» YOUR ASSIGNMENT:
Please transcribe the listing in its entirety, character for character.

» LISTED RECORDS:
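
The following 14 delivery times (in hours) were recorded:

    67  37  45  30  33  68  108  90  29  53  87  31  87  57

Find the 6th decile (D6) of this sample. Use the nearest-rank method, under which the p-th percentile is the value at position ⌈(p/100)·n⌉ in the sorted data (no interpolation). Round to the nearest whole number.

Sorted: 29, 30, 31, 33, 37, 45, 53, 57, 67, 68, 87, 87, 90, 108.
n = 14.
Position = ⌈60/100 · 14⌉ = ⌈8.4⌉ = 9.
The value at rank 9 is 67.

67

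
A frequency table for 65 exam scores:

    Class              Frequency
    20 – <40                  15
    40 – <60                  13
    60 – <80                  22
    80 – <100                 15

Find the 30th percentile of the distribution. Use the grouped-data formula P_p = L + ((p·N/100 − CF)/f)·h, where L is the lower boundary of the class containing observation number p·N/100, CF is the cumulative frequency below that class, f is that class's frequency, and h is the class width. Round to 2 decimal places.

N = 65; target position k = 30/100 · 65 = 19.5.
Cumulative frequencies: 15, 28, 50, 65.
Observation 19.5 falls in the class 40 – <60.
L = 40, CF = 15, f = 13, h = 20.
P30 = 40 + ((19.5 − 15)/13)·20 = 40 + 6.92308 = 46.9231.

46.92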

» ANSWER TO THE PROBLEM:
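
The following 14 delivery times (in hours) were recorded:

    67  37  45  30  33  68  108  90  29  53  87  31  87  57

Find the 6th decile (D6) of this sample. Use the nearest-rank method, under which the p-th percentile is the value at position ⌈(p/100)·n⌉ in the sorted data (no interpolation). Round to the nearest whole number.

Sorted: 29, 30, 31, 33, 37, 45, 53, 57, 67, 68, 87, 87, 90, 108.
n = 14.
Position = ⌈60/100 · 14⌉ = ⌈8.4⌉ = 9.
The value at rank 9 is 67.

67

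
A frequency table for 65 exam scores:

    Class              Frequency
    20 – <40                  15
    40 – <60                  13
    60 – <80                  22
    80 – <100                 15

Find the 30th percentile of the distribution. Use the grouped-data formula P_p = L + ((p·N/100 − CF)/f)·h, where L is the lower boundary of the class containing observation number p·N/100, CF is the cumulative frequency below that class, f is that class's frequency, and h is the class width. Round to 2 decimal places.

N = 65; target position k = 30/100 · 65 = 19.5.
Cumulative frequencies: 15, 28, 50, 65.
Observation 19.5 falls in the class 40 – <60.
L = 40, CF = 15, f = 13, h = 20.
P30 = 40 + ((19.5 − 15)/13)·20 = 40 + 6.92308 = 46.9231.

46.92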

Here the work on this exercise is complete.